Stored items

#####

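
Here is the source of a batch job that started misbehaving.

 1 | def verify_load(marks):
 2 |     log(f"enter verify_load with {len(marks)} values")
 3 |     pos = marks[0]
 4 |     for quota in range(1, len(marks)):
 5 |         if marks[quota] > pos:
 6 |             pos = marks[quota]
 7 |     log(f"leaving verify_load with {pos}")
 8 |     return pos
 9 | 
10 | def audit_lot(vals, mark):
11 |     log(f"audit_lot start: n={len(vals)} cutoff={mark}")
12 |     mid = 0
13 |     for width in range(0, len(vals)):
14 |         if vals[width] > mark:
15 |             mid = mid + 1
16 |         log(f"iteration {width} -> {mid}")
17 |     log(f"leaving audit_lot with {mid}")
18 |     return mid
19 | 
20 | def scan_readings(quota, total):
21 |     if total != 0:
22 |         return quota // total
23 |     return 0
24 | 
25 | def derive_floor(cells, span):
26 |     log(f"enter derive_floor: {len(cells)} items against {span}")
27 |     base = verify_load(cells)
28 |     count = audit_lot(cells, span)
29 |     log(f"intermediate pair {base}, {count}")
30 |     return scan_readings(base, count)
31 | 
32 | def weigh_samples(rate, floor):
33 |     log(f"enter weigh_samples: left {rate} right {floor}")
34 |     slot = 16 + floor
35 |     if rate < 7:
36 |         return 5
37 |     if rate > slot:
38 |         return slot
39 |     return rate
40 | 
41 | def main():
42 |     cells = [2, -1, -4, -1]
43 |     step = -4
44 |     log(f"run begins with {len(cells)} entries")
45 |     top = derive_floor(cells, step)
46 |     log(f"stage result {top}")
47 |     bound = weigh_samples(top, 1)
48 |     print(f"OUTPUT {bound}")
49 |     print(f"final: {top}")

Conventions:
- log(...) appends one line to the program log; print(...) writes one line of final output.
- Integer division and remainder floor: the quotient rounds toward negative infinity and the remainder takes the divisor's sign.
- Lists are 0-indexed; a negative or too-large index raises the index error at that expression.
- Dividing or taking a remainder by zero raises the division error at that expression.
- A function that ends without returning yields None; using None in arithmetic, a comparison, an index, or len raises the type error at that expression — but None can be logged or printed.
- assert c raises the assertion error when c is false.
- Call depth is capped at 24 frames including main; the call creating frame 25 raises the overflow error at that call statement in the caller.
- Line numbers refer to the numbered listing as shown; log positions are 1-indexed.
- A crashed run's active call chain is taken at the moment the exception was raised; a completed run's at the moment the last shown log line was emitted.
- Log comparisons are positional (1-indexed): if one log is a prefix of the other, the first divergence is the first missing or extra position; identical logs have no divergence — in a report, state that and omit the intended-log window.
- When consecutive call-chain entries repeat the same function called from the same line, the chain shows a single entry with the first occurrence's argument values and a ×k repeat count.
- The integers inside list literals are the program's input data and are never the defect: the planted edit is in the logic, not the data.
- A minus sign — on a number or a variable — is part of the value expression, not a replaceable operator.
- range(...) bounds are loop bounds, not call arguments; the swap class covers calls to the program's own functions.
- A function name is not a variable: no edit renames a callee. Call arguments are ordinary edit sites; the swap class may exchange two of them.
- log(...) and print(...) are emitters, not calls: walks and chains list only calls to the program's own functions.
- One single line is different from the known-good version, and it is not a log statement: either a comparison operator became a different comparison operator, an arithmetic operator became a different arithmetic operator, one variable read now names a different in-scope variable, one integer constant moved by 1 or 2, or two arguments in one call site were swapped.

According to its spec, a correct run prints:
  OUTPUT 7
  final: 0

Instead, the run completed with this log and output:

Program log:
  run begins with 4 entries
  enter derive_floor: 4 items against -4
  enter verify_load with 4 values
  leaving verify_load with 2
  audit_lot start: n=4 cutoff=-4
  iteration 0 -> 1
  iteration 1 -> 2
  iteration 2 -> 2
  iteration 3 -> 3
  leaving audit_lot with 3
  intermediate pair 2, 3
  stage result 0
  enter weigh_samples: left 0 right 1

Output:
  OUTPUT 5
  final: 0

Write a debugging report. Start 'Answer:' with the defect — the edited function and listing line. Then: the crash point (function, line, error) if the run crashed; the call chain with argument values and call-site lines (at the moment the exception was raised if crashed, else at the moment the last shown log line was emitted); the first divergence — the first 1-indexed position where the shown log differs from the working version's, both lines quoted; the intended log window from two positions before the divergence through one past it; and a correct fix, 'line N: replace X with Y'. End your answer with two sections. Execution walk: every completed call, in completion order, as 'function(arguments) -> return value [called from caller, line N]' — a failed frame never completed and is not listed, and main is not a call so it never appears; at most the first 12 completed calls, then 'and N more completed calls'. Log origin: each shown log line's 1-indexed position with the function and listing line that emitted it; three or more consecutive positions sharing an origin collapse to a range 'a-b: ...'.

Answer: the defect is in weigh_samples at line 36.
The tell: The two runs log identically and part ways only at the printed values.
Call chain: main -> weigh_samples(0, 1) (called at line 47).
First divergence: none — the logs agree in full.
Execution walk:
  verify_load([2, -1, -4, -1]) -> 2  [called from derive_floor, line 27]
  audit_lot([2, -1, -4, -1], -4) -> 3  [called from derive_floor, line 28]
  scan_readings(2, 3) -> 0  [called from derive_floor, line 30]
  derive_floor([2, -1, -4, -1], -4) -> 0  [called from main, line 45]
  weigh_samples(0, 1) -> 5  [called from main, line 47]
Log line origins:
  1: from main, line 44
  2: from derive_floor, line 26
  3: from verify_load, line 2
  4: from verify_load, line 7
  5: from audit_lot, line 11
  6-9: from audit_lot, line 16
  10: from audit_lot, line 17
  11: from derive_floor, line 29
  12: from main, line 46
  13: from weigh_samples, line 33
A correct fix: line 36: replace `5` with `7`.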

#####

WORK ITEM
Please go through the data and copy each line containing the word "division".

OUTPUT
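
- Integer division and remainder floor: the quotient rounds toward negative infinity and the remainder takes the divisor's sign.
- Dividing or taking a remainder by zero raises the division error at that expression.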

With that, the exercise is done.